__What you should do__. Your task is to print all of the data word for word.

__Records supplied__.
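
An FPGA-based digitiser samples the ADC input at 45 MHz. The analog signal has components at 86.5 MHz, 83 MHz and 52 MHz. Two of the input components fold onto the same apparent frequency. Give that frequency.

fs/2 = 22.5 MHz.
86.5 MHz mod fs = 41.5 MHz.
41.5 MHz > fs/2 = 22.5 MHz, folds to fs − 41.5 MHz = 3.5 MHz.
83 MHz mod fs = 38 MHz.
38 MHz > fs/2 = 22.5 MHz, folds to fs − 38 MHz = 7 MHz.
52 MHz mod fs = 7 MHz.
7 MHz ≤ fs/2 = 22.5 MHz, appears at 7 MHz.
52 MHz and 83 MHz both map to 7 MHz.

7 MHz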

__Solution to the problem__.
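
An FPGA-based digitiser samples the ADC input at 45 MHz. The analog signal has components at 86.5 MHz, 83 MHz and 52 MHz. Two of the input components fold onto the same apparent frequency. Give that frequency.

fs/2 = 22.5 MHz.
86.5 MHz mod fs = 41.5 MHz.
41.5 MHz > fs/2 = 22.5 MHz, folds to fs − 41.5 MHz = 3.5 MHz.
83 MHz mod fs = 38 MHz.
38 MHz > fs/2 = 22.5 MHz, folds to fs − 38 MHz = 7 MHz.
52 MHz mod fs = 7 MHz.
7 MHz ≤ fs/2 = 22.5 MHz, appears at 7 MHz.
52 MHz and 83 MHz both map to 7 MHz.

7 MHz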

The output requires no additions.